Assignment >> Nothing but the lines from the start of the records below through the line that has "Answer: 140/9 ≈ 15.556" should appear, each exactly as given.

Provided entries >>
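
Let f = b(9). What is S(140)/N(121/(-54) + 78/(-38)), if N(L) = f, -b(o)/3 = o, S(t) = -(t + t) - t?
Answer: 140/9 ≈ 15.556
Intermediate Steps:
S(t) = -3*t (S(t) = -2*t - t = -3*t)
b(o) = -3*o
f = -27 (f = -3*9 = -27)
N(L) = -27
S(140)/N(121/(-54) + 78/(-38)) = -3*140/(-27) = -420*(-1/27) = 140/9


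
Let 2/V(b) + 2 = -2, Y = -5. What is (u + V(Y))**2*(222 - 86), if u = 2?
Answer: 306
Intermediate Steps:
V(b) = -1/2 (V(b) = 2/(-2 - 2) = 2/(-4) = 2*(-1/4) = -1/2)
(u + V(Y))**2*(222 - 86) = (2 - 1/2)**2*(222 - 86) = (3/2)**2*136 = (9/4)*136 = 306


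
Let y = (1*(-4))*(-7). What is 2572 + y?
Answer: 2600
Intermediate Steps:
y = 28 (y = -4*(-7) = 28)
2572 + y = 2572 + 28 = 2600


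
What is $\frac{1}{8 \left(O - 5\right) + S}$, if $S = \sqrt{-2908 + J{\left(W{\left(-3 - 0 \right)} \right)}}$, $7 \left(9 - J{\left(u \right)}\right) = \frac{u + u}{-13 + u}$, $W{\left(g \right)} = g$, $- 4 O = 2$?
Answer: $- \frac{2464}{270763} - \frac{2 i \sqrt{2272858}}{270763} \approx -0.0091002 - 0.011136 i$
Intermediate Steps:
$O = - \frac{1}{2}$ ($O = \left(- \frac{1}{4}\right) 2 = - \frac{1}{2} \approx -0.5$)
$J{\left(u \right)} = 9 - \frac{2 u}{7 \left(-13 + u\right)}$ ($J{\left(u \right)} = 9 - \frac{\left(u + u\right) \frac{1}{-13 + u}}{7} = 9 - \frac{2 u \frac{1}{-13 + u}}{7} = 9 - \frac{2 u}{7 \left(-13 + u\right)}$)
$S = \frac{i \sqrt{2272858}}{28}$ ($S = \sqrt{-2908 + \frac{-819 + 61 \left(-3 - 0\right)}{7 \left(-13 - 3\right)}} = \sqrt{-2908 + \frac{-819 + 61 \left(-3 + 0\right)}{7 \left(-13 + \left(-3 + 0\right)\right)}} = \sqrt{-2908 + \frac{-819 + 61 \left(-3\right)}{7 \left(-13 - 3\right)}} = \sqrt{-2908 + \frac{-819 - 183}{7 \left(-16\right)}} = \sqrt{-2908 + \frac{1}{7} \left(- \frac{1}{16}\right) \left(-1002\right)} = \sqrt{-2908 + \frac{501}{56}} = \sqrt{- \frac{162347}{56}} = \frac{i \sqrt{2272858}}{28} \approx 53.843 i$)
$\frac{1}{8 \left(O - 5\right) + S} = \frac{1}{8 \left(- \frac{1}{2} - 5\right) + \frac{i \sqrt{2272858}}{28}} = \frac{1}{8 \left(- \frac{11}{2}\right) + \frac{i \sqrt{2272858}}{28}} = \frac{1}{-44 + \frac{i \sqrt{2272858}}{28}}$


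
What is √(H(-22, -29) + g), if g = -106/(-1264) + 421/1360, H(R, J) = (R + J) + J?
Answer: I*√57432931665/26860 ≈ 8.9223*I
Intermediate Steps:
H(R, J) = R + 2*J (H(R, J) = (J + R) + J = R + 2*J)
g = 42269/107440 (g = -106*(-1/1264) + 421*(1/1360) = 53/632 + 421/1360 = 42269/107440 ≈ 0.39342)
√(H(-22, -29) + g) = √((-22 + 2*(-29)) + 42269/107440) = √((-22 - 58) + 42269/107440) = √(-80 + 42269/107440) = √(-8552931/107440) = I*√57432931665/26860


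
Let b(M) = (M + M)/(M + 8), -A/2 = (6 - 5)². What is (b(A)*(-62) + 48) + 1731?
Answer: 5461/3 ≈ 1820.3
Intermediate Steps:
A = -2 (A = -2*(6 - 5)² = -2*1² = -2*1 = -2)
b(M) = 2*M/(8 + M) (b(M) = (2*M)/(8 + M) = 2*M/(8 + M))
(b(A)*(-62) + 48) + 1731 = ((2*(-2)/(8 - 2))*(-62) + 48) + 1731 = ((2*(-2)/6)*(-62) + 48) + 1731 = ((2*(-2)*(⅙))*(-62) + 48) + 1731 = (-⅔*(-62) + 48) + 1731 = (124/3 + 48) + 1731 = 268/3 + 1731 = 5461/3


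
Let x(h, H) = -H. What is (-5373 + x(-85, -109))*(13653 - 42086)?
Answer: 149671312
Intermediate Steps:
(-5373 + x(-85, -109))*(13653 - 42086) = (-5373 - 1*(-109))*(13653 - 42086) = (-5373 + 109)*(-28433) = -5264*(-28433) = 149671312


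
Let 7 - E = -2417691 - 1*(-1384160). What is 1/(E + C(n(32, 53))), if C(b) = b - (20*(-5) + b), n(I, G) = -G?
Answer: 1/1033638 ≈ 9.6746e-7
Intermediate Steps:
E = 1033538 (E = 7 - (-2417691 - 1*(-1384160)) = 7 - (-2417691 + 1384160) = 7 - 1*(-1033531) = 7 + 1033531 = 1033538)
C(b) = 100 (C(b) = b - (-100 + b) = b + (100 - b) = 100)
1/(E + C(n(32, 53))) = 1/(1033538 + 100) = 1/1033638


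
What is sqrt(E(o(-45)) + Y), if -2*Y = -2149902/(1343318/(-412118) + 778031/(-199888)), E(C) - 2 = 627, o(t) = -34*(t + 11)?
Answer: I*sqrt(17816270744364323557740667)/10910254223 ≈ 386.88*I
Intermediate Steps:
o(t) = -374 - 34*t (o(t) = -34*(11 + t) = -374 - 34*t)
E(C) = 629 (E(C) = 2 + 627 = 629)
Y = -1639846564779696/10910254223 (Y = -(-1074951)/(1343318/(-412118) + 778031/(-199888)) = -(-1074951)/(1343318*(-1/412118) + 778031*(-1/199888)) = -(-1074951)/(-671659/206059 - 778031/199888) = -(-1074951)/(-294576864021/41188721392) = -(-1074951)*(-41188721392)/294576864021 = -1/2*3279693129559392/10910254223 = -1639846564779696/10910254223 ≈ -1.5030e+5)
sqrt(E(o(-45)) + Y) = sqrt(629 - 1639846564779696/10910254223) = sqrt(-1632984014873429/10910254223) = I*sqrt(17816270744364323557740667)/10910254223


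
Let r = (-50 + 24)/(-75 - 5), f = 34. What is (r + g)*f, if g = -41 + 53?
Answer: 8381/20 ≈ 419.05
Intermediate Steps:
g = 12
r = 13/40 (r = -26/(-80) = -26*(-1/80) = 13/40 ≈ 0.32500)
(r + g)*f = (13/40 + 12)*34 = (493/40)*34 = 8381/20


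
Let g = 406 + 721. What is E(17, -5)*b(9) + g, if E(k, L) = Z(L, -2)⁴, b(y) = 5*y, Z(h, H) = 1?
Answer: 1172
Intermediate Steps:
E(k, L) = 1 (E(k, L) = 1⁴ = 1)
g = 1127
E(17, -5)*b(9) + g = 1*(5*9) + 1127 = 1*45 + 1127 = 45 + 1127 = 1172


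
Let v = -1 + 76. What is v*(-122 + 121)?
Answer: -75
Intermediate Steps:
v = 75
v*(-122 + 121) = 75*(-122 + 121) = 75*(-1) = -75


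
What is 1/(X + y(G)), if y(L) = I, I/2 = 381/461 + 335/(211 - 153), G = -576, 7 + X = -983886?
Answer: -13369/13153488984 ≈ -1.0164e-6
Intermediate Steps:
X = -983893 (X = -7 - 983886 = -983893)
I = 176533/13369 (I = 2*(381/461 + 335/(211 - 153)) = 2*(381*(1/461) + 335/58) = 2*(381/461 + 335*(1/58)) = 2*(381/461 + 335/58) = 2*(176533/26738) = 176533/13369 ≈ 13.205)
y(L) = 176533/13369
1/(X + y(G)) = 1/(-983893 + 176533/13369) = 1/(-13153488984/13369) = -13369/13153488984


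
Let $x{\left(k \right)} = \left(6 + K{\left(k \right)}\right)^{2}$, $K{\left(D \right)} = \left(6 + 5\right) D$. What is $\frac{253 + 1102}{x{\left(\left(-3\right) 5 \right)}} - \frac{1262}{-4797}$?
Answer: $\frac{1422391}{4491591} \approx 0.31668$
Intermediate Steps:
$K{\left(D \right)} = 11 D$
$x{\left(k \right)} = \left(6 + 11 k\right)^{2}$
$\frac{253 + 1102}{x{\left(\left(-3\right) 5 \right)}} - \frac{1262}{-4797} = \frac{253 + 1102}{\left(6 + 11 \left(\left(-3\right) 5\right)\right)^{2}} - \frac{1262}{-4797} = \frac{1355}{\left(6 + 11 \left(-15\right)\right)^{2}} - - \frac{1262}{4797} = \frac{1355}{\left(6 - 165\right)^{2}} + \frac{1262}{4797} = \frac{1355}{\left(-159\right)^{2}} + \frac{1262}{4797} = \frac{1355}{25281} + \frac{1262}{4797} = \frac{1422391}{4491591}$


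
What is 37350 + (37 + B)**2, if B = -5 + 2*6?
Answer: 39286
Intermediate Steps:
B = 7 (B = -5 + 12 = 7)
37350 + (37 + B)**2 = 37350 + (37 + 7)**2 = 37350 + 44**2 = 37350 + 1936 = 39286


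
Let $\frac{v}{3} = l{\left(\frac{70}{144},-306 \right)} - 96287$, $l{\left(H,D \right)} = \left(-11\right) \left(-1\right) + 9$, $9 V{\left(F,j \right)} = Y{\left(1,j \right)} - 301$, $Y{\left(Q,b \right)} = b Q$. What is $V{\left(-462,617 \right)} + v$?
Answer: $- \frac{2598893}{9} \approx -2.8877 \cdot 10^{5}$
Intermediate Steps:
$Y{\left(Q,b \right)} = Q b$
$V{\left(F,j \right)} = - \frac{301}{9} + \frac{j}{9}$ ($V{\left(F,j \right)} = \frac{1 j - 301}{9} = \frac{j - 301}{9} = \frac{-301 + j}{9} = - \frac{301}{9} + \frac{j}{9}$)
$l{\left(H,D \right)} = 20$ ($l{\left(H,D \right)} = 11 + 9 = 20$)
$v = -288801$ ($v = 3 \left(20 - 96287\right) = 3 \left(-96267\right) = -288801$)
$V{\left(-462,617 \right)} + v = \left(- \frac{301}{9} + \frac{1}{9} \cdot 617\right) - 288801 = \left(- \frac{301}{9} + \frac{617}{9}\right) - 288801 = \frac{316}{9} - 288801 = - \frac{2598893}{9}$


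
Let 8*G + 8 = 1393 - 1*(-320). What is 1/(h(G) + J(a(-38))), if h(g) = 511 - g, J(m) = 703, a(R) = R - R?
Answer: 8/8007 ≈ 0.00099913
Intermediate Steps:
a(R) = 0
G = 1705/8 (G = -1 + (1393 - 1*(-320))/8 = -1 + (1393 + 320)/8 = -1 + (⅛)*1713 = -1 + 1713/8 = 1705/8 ≈ 213.13)
1/(h(G) + J(a(-38))) = 1/((511 - 1*1705/8) + 703) = 1/((511 - 1705/8) + 703) = 1/(2383/8 + 703) = 1/(8007/8) = 8/8007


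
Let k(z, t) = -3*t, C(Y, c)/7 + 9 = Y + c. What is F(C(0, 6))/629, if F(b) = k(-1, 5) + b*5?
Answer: -120/629 ≈ -0.19078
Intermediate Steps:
C(Y, c) = -63 + 7*Y + 7*c (C(Y, c) = -63 + 7*(Y + c) = -63 + (7*Y + 7*c) = -63 + 7*Y + 7*c)
F(b) = -15 + 5*b (F(b) = -3*5 + b*5 = -15 + 5*b)
F(C(0, 6))/629 = (-15 + 5*(-63 + 7*0 + 7*6))/629 = (-15 + 5*(-63 + 0 + 42))*(1/629) = (-15 + 5*(-21))*(1/629) = (-15 - 105)*(1/629) = -120*1/629 = -120/629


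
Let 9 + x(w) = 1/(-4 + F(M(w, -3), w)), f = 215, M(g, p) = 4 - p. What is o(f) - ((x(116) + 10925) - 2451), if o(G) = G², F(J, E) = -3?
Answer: 264321/7 ≈ 37760.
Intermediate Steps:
x(w) = -64/7 (x(w) = -9 + 1/(-4 - 3) = -9 + 1/(-7) = -9 - ⅐ = -64/7)
o(f) - ((x(116) + 10925) - 2451) = 215² - ((-64/7 + 10925) - 2451) = 46225 - (76411/7 - 2451) = 46225 - 1*59254/7 = 46225 - 59254/7 = 264321/7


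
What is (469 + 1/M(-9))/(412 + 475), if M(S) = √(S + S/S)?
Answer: 469/887 - I*√2/3548 ≈ 0.52875 - 0.00039859*I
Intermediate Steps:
M(S) = √(1 + S) (M(S) = √(S + 1) = √(1 + S))
(469 + 1/M(-9))/(412 + 475) = (469 + 1/(√(1 - 9)))/(412 + 475) = (469 + 1/(√(-8)))/887 = (469 + 1/(2*I*√2))/887 = (469 - I*√2/4)/887 = 469/887 - I*√2/3548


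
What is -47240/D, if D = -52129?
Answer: 47240/52129 ≈ 0.90621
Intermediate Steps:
-47240/D = -47240/(-52129) = -47240*(-1)/52129 = -1*(-47240/52129) = 47240/52129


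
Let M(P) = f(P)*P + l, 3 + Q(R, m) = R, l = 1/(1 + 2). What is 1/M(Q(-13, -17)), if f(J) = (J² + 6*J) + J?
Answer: -3/6911 ≈ -0.00043409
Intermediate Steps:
l = ⅓ (l = 1/3 = ⅓ ≈ 0.33333)
f(J) = J² + 7*J
Q(R, m) = -3 + R
M(P) = ⅓ + P²*(7 + P) (M(P) = (P*(7 + P))*P + ⅓ = P²*(7 + P) + ⅓ = ⅓ + P²*(7 + P))
1/M(Q(-13, -17)) = 1/(⅓ + (-3 - 13)²*(7 + (-3 - 13))) = 1/(⅓ + (-16)²*(7 - 16)) = 1/(⅓ + 256*(-9)) = 1/(⅓ - 2304) = 1/(-6911/3) = -3/6911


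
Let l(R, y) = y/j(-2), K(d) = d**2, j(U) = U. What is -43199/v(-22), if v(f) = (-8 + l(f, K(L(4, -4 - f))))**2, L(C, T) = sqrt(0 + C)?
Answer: -43199/100 ≈ -431.99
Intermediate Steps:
L(C, T) = sqrt(C)
l(R, y) = -y/2 (l(R, y) = y/(-2) = y*(-1/2) = -y/2)
v(f) = 100 (v(f) = (-8 - (sqrt(4))**2/2)**2 = (-8 - 1/2*2**2)**2 = (-8 - 1/2*4)**2 = (-8 - 2)**2 = (-10)**2 = 100)
-43199/v(-22) = -43199/100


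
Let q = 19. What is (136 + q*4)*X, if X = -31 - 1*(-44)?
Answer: 2756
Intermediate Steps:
X = 13 (X = -31 + 44 = 13)
(136 + q*4)*X = (136 + 19*4)*13 = (136 + 76)*13 = 212*13 = 2756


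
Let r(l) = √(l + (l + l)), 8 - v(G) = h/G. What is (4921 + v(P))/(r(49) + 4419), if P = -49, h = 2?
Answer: 15467973/13867294 - 10501*√3/5943126 ≈ 1.1124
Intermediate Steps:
v(G) = 8 - 2/G
r(l) = √3*√l (r(l) = √(l + 2*l) = √(3*l) = √3*√l)
(4921 + v(P))/(r(49) + 4419) = (4921 + (8 - 2/(-49)))/(√3*√49 + 4419) = (4921 + (8 - 2*(-1/49)))/(√3*7 + 4419) = (4921 + (8 + 2/49))/(7*√3 + 4419) = (4921 + 394/49)/(4419 + 7*√3) = 241523/(49*(4419 + 7*√3))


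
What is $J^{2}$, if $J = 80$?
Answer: $6400$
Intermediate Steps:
$J^{2} = 80^{2} = 6400$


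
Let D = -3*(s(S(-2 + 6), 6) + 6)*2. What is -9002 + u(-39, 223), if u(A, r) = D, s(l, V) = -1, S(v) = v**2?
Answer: -9032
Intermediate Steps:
D = -30 (D = -3*(-1 + 6)*2 = -15*2 = -3*10 = -30)
u(A, r) = -30
-9002 + u(-39, 223) = -9002 - 30 = -9032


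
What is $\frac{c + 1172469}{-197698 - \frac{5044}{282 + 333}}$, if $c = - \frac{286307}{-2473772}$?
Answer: $- \frac{254822725809375}{42969177210344} \approx -5.9304$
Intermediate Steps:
$c = \frac{40901}{353396}$ ($c = \left(-286307\right) \left(- \frac{1}{2473772}\right) = \frac{40901}{353396} \approx 0.11574$)
$\frac{c + 1172469}{-197698 - \frac{5044}{282 + 333}} = \frac{\frac{40901}{353396} + 1172469}{-197698 - \frac{5044}{282 + 333}} = \frac{414345895625}{353396 \left(-197698 - \frac{5044}{615}\right)} = \frac{414345895625}{353396 \left(- \frac{121589314}{615}\right)} = \frac{414345895625}{353396} \left(- \frac{615}{121589314}\right) = - \frac{254822725809375}{42969177210344}$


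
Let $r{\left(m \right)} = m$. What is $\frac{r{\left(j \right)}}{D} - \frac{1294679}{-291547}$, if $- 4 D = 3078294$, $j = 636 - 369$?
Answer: $\frac{664181870905}{149577896803} \approx 4.4404$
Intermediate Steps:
$j = 267$ ($j = 636 - 369 = 267$)
$D = - \frac{1539147}{2}$ ($D = \left(- \frac{1}{4}\right) 3078294 = - \frac{1539147}{2} \approx -7.6957 \cdot 10^{5}$)
$\frac{r{\left(j \right)}}{D} - \frac{1294679}{-291547} = \frac{267}{- \frac{1539147}{2}} - \frac{1294679}{-291547} = 267 \left(- \frac{2}{1539147}\right) - - \frac{1294679}{291547} = - \frac{178}{513049} + \frac{1294679}{291547} = \frac{664181870905}{149577896803}$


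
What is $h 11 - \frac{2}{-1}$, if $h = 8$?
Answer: $90$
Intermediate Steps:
$h 11 - \frac{2}{-1} = 8 \cdot 11 - \frac{2}{-1} = 88 - -2 = 88 + 2 = 90$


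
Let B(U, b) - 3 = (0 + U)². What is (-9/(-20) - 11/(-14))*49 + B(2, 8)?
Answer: 1351/20 ≈ 67.550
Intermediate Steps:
B(U, b) = 3 + U² (B(U, b) = 3 + (0 + U)² = 3 + U²)
(-9/(-20) - 11/(-14))*49 + B(2, 8) = (-9/(-20) - 11/(-14))*49 + (3 + 2²) = (-9*(-1/20) - 11*(-1/14))*49 + (3 + 4) = (9/20 + 11/14)*49 + 7 = (173/140)*49 + 7 = 1211/20 + 7 = 1351/20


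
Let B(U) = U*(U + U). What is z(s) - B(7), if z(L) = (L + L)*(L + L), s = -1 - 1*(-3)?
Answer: -82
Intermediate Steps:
B(U) = 2*U² (B(U) = U*(2*U) = 2*U²)
s = 2 (s = -1 + 3 = 2)
z(L) = 4*L² (z(L) = (2*L)*(2*L) = 4*L²)
z(s) - B(7) = 4*2² - 2*7² = 4*4 - 2*49 = 16 - 1*98 = 16 - 98 = -82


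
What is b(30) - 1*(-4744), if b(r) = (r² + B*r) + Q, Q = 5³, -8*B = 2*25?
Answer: 11163/2 ≈ 5581.5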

Result >>
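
Let f = b(9). What is S(140)/N(121/(-54) + 78/(-38)), if N(L) = f, -b(o)/3 = o, S(t) = -(t + t) - t?
Answer: 140/9 ≈ 15.556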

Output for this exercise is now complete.